:: Exercise aim ::
Please output the entries below exactly as they are.

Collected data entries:

-=-=-=-=-

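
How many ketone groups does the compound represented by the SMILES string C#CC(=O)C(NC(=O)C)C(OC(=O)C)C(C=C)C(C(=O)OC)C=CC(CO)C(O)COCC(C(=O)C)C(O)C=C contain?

Taking each segment in turn:
  HC≡C: C≡C triple bond → alkyne.
  CO: –C(=O)– with carbon on both sides → ketone.
  CH(NHCOCH3): pendant –NHC(=O)CH3: N bonded to a carbonyl → amide (not amine).
  CH(OCOCH3): pendant –OC(=O)CH3: an acyloxy group → ester.
  CH(CH=CH2): pendant –CH=CH2: C=C double bond → alkene.
  CH(COOCH3): pendant –COOCH3: carbonyl C bonded to C and –OCH3 → ester.
  CH=CH: C=C double bond → alkene.
  CH(CH2OH): pendant –CH2OH on an sp³ backbone C → alcohol.
  CH(OH): –OH on an sp³ carbon → alcohol (secondary).
  CH2OCH2: C–O–C with sp³ carbons on both sides and no adjacent C=O → ether.
  CH(COCH3): pendant –COCH3: carbonyl C bonded to two carbons → ketone.
  CH(OH): –OH on an sp³ carbon → alcohol (secondary).
  CH=CH2: C=C double bond → alkene.
Ketone appears at: CO, CH(COCH3) → 2.

2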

-=-=-=-=-

:: Response area ::
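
How many ketone groups does the compound represented by the SMILES string C#CC(=O)C(NC(=O)C)C(OC(=O)C)C(C=C)C(C(=O)OC)C=CC(CO)C(O)COCC(C(=O)C)C(O)C=C contain?

Taking each segment in turn:
  HC≡C: C≡C triple bond → alkyne.
  CO: –C(=O)– with carbon on both sides → ketone.
  CH(NHCOCH3): pendant –NHC(=O)CH3: N bonded to a carbonyl → amide (not amine).
  CH(OCOCH3): pendant –OC(=O)CH3: an acyloxy group → ester.
  CH(CH=CH2): pendant –CH=CH2: C=C double bond → alkene.
  CH(COOCH3): pendant –COOCH3: carbonyl C bonded to C and –OCH3 → ester.
  CH=CH: C=C double bond → alkene.
  CH(CH2OH): pendant –CH2OH on an sp³ backbone C → alcohol.
  CH(OH): –OH on an sp³ carbon → alcohol (secondary).
  CH2OCH2: C–O–C with sp³ carbons on both sides and no adjacent C=O → ether.
  CH(COCH3): pendant –COCH3: carbonyl C bonded to two carbons → ketone.
  CH(OH): –OH on an sp³ carbon → alcohol (secondary).
  CH=CH2: C=C double bond → alkene.
Ketone appears at: CO, CH(COCH3) → 2.

2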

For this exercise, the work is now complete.